[Saved entries]
=== Begin Enclosure ===

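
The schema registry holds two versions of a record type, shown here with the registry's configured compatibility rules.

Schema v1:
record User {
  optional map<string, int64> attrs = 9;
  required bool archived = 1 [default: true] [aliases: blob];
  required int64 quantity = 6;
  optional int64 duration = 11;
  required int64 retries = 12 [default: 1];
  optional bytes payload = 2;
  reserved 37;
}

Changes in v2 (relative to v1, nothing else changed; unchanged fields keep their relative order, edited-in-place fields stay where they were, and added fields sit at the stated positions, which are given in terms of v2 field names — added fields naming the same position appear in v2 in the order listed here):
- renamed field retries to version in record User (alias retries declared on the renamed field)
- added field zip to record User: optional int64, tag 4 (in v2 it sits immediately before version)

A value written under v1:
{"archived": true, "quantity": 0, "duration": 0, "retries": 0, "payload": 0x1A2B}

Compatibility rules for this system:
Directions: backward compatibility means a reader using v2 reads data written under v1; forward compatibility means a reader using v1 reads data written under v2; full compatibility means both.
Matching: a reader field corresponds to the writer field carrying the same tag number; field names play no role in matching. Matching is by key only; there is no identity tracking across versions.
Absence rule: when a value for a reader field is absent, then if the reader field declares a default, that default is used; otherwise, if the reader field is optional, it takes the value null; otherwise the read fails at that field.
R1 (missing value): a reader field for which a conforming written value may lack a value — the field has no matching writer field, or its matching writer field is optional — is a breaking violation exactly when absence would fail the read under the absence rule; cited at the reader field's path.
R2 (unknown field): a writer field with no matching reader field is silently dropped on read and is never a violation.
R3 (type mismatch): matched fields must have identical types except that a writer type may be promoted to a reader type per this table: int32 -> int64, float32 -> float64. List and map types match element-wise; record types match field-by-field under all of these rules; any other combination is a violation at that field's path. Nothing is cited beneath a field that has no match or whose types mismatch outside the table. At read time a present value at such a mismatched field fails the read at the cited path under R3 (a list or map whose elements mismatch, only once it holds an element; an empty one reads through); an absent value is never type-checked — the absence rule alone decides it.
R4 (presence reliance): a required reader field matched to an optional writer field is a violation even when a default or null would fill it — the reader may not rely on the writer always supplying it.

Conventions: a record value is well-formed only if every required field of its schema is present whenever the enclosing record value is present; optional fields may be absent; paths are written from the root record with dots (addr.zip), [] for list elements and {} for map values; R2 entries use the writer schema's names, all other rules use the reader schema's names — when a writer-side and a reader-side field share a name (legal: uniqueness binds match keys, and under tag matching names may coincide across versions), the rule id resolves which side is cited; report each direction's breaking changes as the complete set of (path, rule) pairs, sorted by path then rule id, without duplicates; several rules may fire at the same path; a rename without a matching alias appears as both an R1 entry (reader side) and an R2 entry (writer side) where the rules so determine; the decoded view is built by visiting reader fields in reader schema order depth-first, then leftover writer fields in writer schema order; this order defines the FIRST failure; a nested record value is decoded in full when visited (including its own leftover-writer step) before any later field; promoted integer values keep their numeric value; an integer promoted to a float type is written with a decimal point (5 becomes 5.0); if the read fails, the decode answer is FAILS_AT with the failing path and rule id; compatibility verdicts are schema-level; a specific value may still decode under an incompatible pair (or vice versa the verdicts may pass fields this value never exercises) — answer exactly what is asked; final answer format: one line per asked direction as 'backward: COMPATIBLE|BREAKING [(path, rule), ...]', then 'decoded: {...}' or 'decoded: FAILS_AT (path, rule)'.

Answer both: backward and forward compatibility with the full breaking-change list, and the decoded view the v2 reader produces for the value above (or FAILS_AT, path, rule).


in User below, arrows point writer -> reader
checking backward for User: reader v2 against writer v1:
  attrs <- attrs (map<string, int64> -> map<string, int64>, writer optional)
  archived <- archived (bool -> bool, writer required)
  quantity <- quantity (int64 -> int64, writer required)
  duration <- duration (int64 -> int64, writer optional)
  no writer field matches reader zip
  version <- retries (int64 -> int64, writer required)
  payload <- payload (bytes -> bytes, writer optional)
  nothing fires on User: backward is COMPATIBLE
checking forward for User: reader v1 against writer v2:
  attrs <- attrs (map<string, int64> -> map<string, int64>, writer optional)
  archived <- archived (bool -> bool, writer required)
  quantity <- quantity (int64 -> int64, writer required)
  duration <- duration (int64 -> int64, writer optional)
  retries <- version (int64 -> int64, writer required)
  payload <- payload (bytes -> bytes, writer optional)
  leftover writer field: zip
  nothing fires on User: forward is COMPATIBLE
decoding the User value with the v2 reader:
  attrs := null (absent, optional -> null)
  archived := true
  quantity := 0
  duration := 0
  zip := null (absent, optional -> null)
  version := 0 (from writer retries)
  payload := 0x1A2B
  => decoded: {"attrs": null, "archived": true, "quantity": 0, "duration": 0, "zip": null, "version": 0, "payload": 0x1A2B}

backward: COMPATIBLE []; forward: COMPATIBLE []; decoded: {"attrs": null, "archived": true, "quantity": 0, "duration": 0, "zip": null, "version": 0, "payload": 0x1A2B}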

=== End Enclosure ===

▶ _Exercise objective_: Pull from the data each line where the string "holds" turns up.

▶ _Final answer_:
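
The schema registry holds two versions of a record type, shown here with the registry's configured compatibility rules.
R3 (type mismatch): matched fields must have identical types except that a writer type may be promoted to a reader type per this table: int32 -> int64, float32 -> float64. List and map types match element-wise; record types match field-by-field under all of these rules; any other combination is a violation at that field's path. Nothing is cited beneath a field that has no match or whose types mismatch outside the table. At read time a present value at such a mismatched field fails the read at the cited path under R3 (a list or map whose elements mismatch, only once it holds an element; an empty one reads through); an absent value is never type-checked — the absence rule alone decides it.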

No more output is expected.